* Exercise brief *
For the material that follows, list every line containing the word "zero".

* Data shown *

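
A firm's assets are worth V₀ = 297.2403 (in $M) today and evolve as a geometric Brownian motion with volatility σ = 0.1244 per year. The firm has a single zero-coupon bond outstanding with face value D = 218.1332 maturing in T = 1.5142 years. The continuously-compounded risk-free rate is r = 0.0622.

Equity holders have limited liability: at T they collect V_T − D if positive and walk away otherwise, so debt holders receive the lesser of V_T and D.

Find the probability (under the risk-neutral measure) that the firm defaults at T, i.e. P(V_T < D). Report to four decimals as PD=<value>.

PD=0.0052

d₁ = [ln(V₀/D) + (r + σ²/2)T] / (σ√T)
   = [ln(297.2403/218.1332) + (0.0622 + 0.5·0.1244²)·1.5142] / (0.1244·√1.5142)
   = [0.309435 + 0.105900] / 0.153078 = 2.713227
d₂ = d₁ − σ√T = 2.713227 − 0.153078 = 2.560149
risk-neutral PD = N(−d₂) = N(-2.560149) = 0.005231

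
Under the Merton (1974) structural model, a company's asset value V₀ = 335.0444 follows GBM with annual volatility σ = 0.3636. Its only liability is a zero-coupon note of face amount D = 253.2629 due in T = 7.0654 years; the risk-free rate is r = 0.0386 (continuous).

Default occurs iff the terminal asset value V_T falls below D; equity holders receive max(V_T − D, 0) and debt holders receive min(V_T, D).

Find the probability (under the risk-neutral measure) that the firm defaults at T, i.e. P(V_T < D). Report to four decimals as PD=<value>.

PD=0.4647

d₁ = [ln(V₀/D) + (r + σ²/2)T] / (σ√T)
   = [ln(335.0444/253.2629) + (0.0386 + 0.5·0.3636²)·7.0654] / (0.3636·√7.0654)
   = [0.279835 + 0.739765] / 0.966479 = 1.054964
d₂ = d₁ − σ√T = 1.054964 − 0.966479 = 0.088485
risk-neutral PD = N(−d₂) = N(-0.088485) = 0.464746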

* Exercise result *
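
A firm's assets are worth V₀ = 297.2403 (in $M) today and evolve as a geometric Brownian motion with volatility σ = 0.1244 per year. The firm has a single zero-coupon bond outstanding with face value D = 218.1332 maturing in T = 1.5142 years. The continuously-compounded risk-free rate is r = 0.0622.
Under the Merton (1974) structural model, a company's asset value V₀ = 335.0444 follows GBM with annual volatility σ = 0.3636. Its only liability is a zero-coupon note of face amount D = 253.2629 due in T = 7.0654 years; the risk-free rate is r = 0.0386 (continuous).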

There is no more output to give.